A single number is needed: how many lines of the data hold the word "built".

Data excerpts
· · ·

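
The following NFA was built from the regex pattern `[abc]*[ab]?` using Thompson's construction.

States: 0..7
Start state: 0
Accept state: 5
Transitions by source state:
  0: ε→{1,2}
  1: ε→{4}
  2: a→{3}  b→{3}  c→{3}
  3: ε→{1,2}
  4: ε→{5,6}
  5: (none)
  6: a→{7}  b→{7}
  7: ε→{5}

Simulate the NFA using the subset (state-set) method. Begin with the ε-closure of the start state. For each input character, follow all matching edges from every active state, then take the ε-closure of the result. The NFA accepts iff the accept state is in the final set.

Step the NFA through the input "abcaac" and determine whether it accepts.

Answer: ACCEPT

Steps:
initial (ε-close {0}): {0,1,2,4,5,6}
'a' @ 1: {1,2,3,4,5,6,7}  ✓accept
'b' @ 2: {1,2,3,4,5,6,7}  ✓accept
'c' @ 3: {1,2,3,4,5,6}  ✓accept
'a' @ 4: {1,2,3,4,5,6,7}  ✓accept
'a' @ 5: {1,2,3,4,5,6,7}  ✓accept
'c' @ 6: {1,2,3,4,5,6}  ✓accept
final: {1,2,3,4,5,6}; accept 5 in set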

· · ·

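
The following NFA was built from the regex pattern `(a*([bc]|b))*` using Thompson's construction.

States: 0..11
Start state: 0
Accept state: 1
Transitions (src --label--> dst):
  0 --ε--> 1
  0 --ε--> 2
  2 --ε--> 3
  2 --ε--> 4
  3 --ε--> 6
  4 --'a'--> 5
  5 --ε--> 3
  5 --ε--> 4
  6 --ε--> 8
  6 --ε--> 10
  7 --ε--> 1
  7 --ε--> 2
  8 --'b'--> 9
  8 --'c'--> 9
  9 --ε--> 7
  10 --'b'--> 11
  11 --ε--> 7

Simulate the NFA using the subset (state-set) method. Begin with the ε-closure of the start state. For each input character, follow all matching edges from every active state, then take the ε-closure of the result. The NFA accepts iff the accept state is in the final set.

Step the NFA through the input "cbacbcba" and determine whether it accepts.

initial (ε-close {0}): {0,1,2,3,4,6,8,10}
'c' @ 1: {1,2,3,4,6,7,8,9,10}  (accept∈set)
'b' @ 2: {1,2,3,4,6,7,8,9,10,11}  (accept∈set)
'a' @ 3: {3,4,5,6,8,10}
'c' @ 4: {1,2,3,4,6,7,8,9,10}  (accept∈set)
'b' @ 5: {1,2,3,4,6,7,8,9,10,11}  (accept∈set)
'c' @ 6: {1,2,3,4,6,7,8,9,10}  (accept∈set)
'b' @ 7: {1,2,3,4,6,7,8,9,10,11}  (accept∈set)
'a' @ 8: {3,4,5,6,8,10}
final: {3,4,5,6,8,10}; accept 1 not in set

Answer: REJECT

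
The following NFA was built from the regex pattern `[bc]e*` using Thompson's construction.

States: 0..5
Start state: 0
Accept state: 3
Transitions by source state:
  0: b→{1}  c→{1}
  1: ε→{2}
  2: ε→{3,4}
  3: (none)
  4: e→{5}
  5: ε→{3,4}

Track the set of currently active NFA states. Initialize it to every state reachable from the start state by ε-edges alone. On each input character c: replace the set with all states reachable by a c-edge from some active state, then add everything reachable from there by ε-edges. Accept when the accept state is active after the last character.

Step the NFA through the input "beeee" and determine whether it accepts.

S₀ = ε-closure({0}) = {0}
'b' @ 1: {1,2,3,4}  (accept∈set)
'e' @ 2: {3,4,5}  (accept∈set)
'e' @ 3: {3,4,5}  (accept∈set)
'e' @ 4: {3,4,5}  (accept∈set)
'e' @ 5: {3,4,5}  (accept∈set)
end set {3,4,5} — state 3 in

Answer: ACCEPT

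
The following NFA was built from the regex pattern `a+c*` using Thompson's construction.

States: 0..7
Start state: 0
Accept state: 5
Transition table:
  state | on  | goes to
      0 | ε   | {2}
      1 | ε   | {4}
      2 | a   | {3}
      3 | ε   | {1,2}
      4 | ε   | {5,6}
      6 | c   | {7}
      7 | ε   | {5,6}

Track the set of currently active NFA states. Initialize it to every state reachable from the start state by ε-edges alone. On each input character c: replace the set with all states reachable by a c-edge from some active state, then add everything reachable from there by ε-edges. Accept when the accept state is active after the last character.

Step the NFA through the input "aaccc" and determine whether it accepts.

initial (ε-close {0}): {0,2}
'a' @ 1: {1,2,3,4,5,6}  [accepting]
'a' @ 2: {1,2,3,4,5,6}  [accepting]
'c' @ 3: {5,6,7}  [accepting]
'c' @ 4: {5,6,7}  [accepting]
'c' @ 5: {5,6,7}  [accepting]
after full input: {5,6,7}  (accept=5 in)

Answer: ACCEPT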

· · ·

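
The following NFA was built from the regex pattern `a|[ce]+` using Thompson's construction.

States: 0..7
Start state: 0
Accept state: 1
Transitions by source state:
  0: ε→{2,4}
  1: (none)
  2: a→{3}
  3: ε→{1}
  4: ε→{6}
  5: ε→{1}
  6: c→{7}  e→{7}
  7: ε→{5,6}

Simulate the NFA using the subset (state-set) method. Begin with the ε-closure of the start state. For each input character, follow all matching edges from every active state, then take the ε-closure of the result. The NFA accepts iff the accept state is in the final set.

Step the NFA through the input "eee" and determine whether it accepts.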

· · ·

Exercise response
5